ABOUT THIS EXERCISE — From top to bottom, restate the entries below word for word.

DATASET CONTENT —
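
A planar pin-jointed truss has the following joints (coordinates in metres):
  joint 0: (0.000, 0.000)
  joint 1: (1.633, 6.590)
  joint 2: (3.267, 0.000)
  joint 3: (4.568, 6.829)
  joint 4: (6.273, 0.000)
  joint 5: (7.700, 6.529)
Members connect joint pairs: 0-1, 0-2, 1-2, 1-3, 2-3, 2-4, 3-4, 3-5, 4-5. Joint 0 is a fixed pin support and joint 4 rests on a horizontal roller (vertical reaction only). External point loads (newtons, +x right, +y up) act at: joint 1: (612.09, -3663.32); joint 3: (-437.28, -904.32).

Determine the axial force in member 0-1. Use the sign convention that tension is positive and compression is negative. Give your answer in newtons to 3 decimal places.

-2872.825

N=6 nodes, M=9 members, R=3 reactions → 2N=12, M+R=12
member 0 (0-1): L=6.7893, (cx,cy)=(0.2405,0.9706)
member 1 (0-2): L=3.2670, (cx,cy)=(1.0000,0.0000)
member 2 (1-2): L=6.7896, (cx,cy)=(0.2407,-0.9706)
member 3 (1-3): L=2.9447, (cx,cy)=(0.9967,0.0812)
member 4 (2-3): L=6.9518, (cx,cy)=(0.1871,0.9823)
member 5 (2-4): L=3.0060, (cx,cy)=(1.0000,0.0000)
member 6 (3-4): L=7.0386, (cx,cy)=(0.2422,-0.9702)
member 7 (3-5): L=3.1463, (cx,cy)=(0.9954,-0.0953)
member 8 (4-5): L=6.6831, (cx,cy)=(0.2135,0.9769)
solve A·x = −loads:
  F[0-1] = -2872.8253 N (compression)
  F[0-2] = +865.7964 N (tension)
  F[1-2] = -990.6456 N (compression)
  F[1-3] = -1068.1879 N (compression)
  F[2-3] = +978.8227 N (tension)
  F[2-4] = +444.2019 N (tension)
  F[3-4] = -1833.7663 N (compression)
  F[3-5] = -0.0000 N (compression)
  F[4-5] = +0.0000 N (tension)
  Rx@0 = -174.8100 N
  Ry@0 = +2788.4876 N
  Ry@4 = +1779.1524 N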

RESPONSE TO THE EXERCISE —
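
A planar pin-jointed truss has the following joints (coordinates in metres):
  joint 0: (0.000, 0.000)
  joint 1: (1.633, 6.590)
  joint 2: (3.267, 0.000)
  joint 3: (4.568, 6.829)
  joint 4: (6.273, 0.000)
  joint 5: (7.700, 6.529)
Members connect joint pairs: 0-1, 0-2, 1-2, 1-3, 2-3, 2-4, 3-4, 3-5, 4-5. Joint 0 is a fixed pin support and joint 4 rests on a horizontal roller (vertical reaction only). External point loads (newtons, +x right, +y up) act at: joint 1: (612.09, -3663.32); joint 3: (-437.28, -904.32).

Determine the axial force in member 0-1. Use the sign convention that tension is positive and compression is negative. Give your answer in newtons to 3 decimal places.

-2872.825

N=6 nodes, M=9 members, R=3 reactions → 2N=12, M+R=12
member 0 (0-1): L=6.7893, (cx,cy)=(0.2405,0.9706)
member 1 (0-2): L=3.2670, (cx,cy)=(1.0000,0.0000)
member 2 (1-2): L=6.7896, (cx,cy)=(0.2407,-0.9706)
member 3 (1-3): L=2.9447, (cx,cy)=(0.9967,0.0812)
member 4 (2-3): L=6.9518, (cx,cy)=(0.1871,0.9823)
member 5 (2-4): L=3.0060, (cx,cy)=(1.0000,0.0000)
member 6 (3-4): L=7.0386, (cx,cy)=(0.2422,-0.9702)
member 7 (3-5): L=3.1463, (cx,cy)=(0.9954,-0.0953)
member 8 (4-5): L=6.6831, (cx,cy)=(0.2135,0.9769)
solve A·x = −loads:
  F[0-1] = -2872.8253 N (compression)
  F[0-2] = +865.7964 N (tension)
  F[1-2] = -990.6456 N (compression)
  F[1-3] = -1068.1879 N (compression)
  F[2-3] = +978.8227 N (tension)
  F[2-4] = +444.2019 N (tension)
  F[3-4] = -1833.7663 N (compression)
  F[3-5] = -0.0000 N (compression)
  F[4-5] = +0.0000 N (tension)
  Rx@0 = -174.8100 N
  Ry@0 = +2788.4876 N
  Ry@4 = +1779.1524 N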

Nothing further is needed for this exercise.